What this task involves: What is the count of lines in the listing below that hold the string "scoreboarded"? Reply with that number alone.

Start of Data for review

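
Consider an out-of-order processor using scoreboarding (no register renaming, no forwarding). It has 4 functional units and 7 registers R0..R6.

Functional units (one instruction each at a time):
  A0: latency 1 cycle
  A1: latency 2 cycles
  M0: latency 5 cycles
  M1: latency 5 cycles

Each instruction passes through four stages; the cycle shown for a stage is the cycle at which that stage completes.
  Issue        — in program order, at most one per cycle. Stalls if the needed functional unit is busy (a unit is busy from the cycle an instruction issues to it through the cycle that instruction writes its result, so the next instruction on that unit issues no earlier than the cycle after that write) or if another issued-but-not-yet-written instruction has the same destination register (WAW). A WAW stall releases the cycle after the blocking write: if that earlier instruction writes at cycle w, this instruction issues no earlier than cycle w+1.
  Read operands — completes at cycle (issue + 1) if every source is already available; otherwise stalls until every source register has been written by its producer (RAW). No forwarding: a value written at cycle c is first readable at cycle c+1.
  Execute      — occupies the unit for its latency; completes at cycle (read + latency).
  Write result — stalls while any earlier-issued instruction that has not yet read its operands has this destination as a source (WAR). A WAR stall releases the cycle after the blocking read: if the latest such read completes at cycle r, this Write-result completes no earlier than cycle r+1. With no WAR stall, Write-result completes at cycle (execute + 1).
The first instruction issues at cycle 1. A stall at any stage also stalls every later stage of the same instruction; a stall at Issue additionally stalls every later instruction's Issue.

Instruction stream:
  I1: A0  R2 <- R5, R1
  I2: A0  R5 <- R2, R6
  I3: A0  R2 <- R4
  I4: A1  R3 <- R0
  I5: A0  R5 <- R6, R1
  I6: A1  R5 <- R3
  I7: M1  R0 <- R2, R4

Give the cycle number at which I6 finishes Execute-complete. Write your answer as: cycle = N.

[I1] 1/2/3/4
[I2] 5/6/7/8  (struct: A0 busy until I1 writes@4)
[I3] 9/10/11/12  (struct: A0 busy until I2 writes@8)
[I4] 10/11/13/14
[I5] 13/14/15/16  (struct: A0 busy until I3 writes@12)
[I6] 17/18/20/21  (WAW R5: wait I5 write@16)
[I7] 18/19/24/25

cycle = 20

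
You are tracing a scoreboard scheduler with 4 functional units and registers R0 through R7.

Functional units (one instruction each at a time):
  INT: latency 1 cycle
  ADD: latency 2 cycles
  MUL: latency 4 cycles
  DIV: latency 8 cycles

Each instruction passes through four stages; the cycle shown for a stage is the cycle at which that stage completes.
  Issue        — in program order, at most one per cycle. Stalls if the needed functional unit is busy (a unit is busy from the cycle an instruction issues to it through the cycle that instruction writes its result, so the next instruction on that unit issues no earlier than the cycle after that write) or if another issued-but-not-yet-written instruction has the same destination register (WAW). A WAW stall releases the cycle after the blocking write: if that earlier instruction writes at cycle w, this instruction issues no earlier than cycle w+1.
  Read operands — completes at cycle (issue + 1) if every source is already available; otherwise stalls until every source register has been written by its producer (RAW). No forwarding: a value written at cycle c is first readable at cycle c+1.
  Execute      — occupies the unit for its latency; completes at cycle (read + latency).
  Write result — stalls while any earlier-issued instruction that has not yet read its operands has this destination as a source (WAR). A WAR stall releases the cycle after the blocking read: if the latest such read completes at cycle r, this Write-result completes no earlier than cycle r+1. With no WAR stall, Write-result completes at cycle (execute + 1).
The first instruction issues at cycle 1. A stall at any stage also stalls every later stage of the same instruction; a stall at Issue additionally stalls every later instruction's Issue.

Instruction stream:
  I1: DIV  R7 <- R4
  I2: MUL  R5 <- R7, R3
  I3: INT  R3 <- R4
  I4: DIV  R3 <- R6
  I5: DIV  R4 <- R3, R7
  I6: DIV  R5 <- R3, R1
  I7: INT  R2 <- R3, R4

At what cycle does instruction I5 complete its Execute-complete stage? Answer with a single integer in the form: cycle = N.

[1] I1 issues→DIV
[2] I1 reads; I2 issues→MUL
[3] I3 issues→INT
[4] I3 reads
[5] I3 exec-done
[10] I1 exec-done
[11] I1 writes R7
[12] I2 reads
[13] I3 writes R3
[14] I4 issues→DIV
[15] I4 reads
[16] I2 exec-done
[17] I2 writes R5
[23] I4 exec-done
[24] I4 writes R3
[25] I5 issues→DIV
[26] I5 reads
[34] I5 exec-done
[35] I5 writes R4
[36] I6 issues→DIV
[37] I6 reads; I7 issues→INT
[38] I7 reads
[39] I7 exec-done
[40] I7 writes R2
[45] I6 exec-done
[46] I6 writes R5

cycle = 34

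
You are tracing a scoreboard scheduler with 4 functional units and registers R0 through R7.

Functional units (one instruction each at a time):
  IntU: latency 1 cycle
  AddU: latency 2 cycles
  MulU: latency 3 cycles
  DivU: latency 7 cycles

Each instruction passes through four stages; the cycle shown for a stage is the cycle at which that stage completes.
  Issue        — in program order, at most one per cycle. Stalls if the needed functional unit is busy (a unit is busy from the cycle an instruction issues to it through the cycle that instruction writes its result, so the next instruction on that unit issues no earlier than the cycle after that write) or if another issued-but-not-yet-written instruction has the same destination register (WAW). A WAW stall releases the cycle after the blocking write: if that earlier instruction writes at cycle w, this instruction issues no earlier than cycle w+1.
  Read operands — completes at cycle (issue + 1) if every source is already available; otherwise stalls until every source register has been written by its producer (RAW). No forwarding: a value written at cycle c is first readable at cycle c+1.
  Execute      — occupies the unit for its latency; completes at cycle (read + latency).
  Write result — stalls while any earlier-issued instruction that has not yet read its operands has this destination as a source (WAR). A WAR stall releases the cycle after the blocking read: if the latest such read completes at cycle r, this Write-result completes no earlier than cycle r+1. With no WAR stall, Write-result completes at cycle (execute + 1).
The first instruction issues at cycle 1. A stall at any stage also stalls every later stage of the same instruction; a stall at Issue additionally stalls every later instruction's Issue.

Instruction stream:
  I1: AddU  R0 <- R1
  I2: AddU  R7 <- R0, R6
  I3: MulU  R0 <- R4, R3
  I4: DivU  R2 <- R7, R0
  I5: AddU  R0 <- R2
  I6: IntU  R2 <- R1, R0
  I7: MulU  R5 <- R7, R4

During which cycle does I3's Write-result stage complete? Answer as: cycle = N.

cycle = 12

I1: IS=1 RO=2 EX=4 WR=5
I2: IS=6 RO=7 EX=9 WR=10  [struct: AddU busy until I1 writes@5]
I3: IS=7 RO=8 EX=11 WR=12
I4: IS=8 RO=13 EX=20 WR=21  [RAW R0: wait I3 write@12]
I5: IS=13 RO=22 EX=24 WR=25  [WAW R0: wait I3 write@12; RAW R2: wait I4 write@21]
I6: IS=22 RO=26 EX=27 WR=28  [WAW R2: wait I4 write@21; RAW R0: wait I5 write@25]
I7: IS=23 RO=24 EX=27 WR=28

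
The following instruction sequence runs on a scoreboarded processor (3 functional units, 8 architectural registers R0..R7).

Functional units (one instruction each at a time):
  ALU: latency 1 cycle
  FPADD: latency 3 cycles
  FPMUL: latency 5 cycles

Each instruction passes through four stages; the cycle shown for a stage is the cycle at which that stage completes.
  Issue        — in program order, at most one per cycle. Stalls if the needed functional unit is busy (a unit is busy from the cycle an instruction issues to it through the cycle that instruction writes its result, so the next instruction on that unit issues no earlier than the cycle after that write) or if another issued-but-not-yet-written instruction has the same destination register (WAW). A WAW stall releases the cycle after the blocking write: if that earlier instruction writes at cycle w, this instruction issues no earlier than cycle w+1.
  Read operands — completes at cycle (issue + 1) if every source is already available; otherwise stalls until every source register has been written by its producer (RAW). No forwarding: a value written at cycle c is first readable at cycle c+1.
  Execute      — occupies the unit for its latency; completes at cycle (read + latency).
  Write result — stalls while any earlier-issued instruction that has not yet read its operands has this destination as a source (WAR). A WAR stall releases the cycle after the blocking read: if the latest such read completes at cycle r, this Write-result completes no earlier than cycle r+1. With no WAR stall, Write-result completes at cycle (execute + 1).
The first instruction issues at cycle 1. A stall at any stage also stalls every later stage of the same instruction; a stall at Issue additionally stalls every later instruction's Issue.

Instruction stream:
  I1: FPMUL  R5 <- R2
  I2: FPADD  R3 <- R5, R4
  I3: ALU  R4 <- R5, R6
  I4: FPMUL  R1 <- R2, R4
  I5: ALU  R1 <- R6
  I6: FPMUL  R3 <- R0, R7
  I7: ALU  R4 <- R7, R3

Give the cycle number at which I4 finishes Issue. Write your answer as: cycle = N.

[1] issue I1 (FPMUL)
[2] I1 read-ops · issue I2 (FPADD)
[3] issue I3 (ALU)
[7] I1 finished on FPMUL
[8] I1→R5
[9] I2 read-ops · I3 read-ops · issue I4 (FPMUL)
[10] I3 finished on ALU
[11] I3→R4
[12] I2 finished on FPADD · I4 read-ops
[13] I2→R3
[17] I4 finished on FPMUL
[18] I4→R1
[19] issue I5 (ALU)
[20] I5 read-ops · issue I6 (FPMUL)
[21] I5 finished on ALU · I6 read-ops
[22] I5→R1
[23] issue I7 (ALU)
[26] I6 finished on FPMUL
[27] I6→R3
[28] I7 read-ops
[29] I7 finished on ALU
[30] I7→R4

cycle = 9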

End of Data for review
Start of Data for review

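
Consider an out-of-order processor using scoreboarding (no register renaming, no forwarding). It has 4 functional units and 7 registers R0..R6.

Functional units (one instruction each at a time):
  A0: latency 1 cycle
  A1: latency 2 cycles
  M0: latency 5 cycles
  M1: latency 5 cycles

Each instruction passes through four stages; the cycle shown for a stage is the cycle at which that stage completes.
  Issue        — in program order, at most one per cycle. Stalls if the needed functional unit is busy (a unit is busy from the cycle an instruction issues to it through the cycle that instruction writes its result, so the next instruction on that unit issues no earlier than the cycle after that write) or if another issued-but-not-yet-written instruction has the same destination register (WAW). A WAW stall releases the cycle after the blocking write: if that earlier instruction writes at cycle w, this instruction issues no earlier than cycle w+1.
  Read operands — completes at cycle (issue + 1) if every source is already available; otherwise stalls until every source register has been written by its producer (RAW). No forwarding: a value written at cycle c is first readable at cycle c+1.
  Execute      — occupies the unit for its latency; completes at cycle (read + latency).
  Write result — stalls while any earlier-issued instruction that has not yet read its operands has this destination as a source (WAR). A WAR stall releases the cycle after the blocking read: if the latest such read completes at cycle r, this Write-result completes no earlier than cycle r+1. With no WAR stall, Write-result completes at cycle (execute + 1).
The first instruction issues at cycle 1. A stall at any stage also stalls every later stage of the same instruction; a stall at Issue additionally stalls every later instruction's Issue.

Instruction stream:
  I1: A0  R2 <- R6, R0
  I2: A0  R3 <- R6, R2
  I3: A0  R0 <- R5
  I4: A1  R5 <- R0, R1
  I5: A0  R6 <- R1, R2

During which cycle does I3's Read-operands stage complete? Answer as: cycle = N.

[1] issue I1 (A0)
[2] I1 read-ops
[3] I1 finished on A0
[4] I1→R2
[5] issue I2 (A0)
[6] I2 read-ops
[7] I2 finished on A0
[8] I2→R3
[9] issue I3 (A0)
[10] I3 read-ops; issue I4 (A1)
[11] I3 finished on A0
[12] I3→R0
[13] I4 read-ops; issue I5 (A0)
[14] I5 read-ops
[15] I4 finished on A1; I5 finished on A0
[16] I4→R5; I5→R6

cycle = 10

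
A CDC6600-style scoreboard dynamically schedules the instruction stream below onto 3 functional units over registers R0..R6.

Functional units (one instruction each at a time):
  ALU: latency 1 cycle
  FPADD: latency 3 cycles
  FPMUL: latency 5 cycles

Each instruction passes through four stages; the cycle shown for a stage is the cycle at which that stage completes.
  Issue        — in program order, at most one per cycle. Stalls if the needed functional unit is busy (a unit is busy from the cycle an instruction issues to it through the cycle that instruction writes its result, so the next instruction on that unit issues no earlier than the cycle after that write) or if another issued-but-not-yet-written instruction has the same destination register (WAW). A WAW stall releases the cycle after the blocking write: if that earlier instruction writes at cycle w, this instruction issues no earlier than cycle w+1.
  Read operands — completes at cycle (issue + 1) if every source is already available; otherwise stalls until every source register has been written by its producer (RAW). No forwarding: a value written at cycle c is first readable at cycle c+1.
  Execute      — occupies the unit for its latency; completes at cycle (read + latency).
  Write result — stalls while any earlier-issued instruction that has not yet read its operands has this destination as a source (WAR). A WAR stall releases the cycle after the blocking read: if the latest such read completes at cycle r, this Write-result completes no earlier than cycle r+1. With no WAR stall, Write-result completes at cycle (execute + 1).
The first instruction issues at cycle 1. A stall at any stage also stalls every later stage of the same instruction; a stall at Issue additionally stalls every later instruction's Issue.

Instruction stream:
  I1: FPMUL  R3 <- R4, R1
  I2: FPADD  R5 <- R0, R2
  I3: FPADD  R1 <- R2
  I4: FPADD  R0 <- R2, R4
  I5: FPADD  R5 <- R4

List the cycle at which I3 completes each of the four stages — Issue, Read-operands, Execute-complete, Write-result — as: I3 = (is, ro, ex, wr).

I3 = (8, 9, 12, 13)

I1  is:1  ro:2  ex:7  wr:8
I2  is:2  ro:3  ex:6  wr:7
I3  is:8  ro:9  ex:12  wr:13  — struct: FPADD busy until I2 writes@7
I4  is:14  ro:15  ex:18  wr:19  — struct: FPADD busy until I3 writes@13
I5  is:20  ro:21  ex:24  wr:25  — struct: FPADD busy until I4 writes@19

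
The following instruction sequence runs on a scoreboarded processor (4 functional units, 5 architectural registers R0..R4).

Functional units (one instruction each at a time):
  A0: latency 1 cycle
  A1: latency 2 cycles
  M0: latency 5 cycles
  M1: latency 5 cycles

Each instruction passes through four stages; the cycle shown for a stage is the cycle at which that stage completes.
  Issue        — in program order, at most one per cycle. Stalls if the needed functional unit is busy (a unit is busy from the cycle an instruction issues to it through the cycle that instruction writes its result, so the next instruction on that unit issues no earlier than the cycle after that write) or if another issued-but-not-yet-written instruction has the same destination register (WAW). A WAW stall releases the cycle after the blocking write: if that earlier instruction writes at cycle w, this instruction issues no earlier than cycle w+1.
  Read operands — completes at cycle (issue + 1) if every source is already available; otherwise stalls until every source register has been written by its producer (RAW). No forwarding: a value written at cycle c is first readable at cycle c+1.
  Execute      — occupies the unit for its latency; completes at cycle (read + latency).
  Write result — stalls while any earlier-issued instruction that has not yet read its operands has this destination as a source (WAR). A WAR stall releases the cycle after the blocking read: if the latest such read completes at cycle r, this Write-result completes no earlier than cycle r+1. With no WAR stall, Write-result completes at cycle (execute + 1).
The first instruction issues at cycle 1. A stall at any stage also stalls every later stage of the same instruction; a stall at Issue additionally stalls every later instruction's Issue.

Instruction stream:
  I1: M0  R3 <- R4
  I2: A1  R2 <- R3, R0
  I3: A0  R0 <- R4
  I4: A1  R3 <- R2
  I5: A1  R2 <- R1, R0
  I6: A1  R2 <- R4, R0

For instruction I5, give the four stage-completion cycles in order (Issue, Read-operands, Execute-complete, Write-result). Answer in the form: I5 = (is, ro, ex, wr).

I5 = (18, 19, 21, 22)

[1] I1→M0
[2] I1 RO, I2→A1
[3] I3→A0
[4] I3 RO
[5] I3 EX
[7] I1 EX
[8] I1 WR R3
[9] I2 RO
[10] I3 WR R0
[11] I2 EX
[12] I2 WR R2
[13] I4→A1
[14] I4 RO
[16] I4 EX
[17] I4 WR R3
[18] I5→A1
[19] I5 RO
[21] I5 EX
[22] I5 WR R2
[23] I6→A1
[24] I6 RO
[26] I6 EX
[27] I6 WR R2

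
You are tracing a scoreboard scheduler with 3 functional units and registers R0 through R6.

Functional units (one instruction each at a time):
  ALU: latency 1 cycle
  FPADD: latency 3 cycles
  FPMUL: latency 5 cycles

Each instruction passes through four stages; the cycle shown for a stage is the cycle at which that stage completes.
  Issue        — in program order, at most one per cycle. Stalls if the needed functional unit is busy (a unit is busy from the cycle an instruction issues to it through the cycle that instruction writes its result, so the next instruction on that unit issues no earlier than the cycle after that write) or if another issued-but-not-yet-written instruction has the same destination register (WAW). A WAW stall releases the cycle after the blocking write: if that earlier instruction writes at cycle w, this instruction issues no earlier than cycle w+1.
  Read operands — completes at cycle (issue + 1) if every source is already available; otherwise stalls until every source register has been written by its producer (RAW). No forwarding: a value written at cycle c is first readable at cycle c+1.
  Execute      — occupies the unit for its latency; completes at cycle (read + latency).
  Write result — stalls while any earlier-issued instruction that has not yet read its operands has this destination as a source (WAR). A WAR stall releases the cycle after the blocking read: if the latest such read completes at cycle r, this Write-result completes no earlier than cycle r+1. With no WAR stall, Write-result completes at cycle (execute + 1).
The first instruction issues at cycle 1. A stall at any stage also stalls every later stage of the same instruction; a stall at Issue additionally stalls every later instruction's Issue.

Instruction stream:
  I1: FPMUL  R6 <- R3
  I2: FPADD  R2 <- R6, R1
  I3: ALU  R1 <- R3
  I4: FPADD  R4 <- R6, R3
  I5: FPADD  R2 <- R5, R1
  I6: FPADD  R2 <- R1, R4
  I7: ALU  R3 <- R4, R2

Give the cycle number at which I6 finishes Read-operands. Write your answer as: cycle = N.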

End of Data for review

Response to this task: 2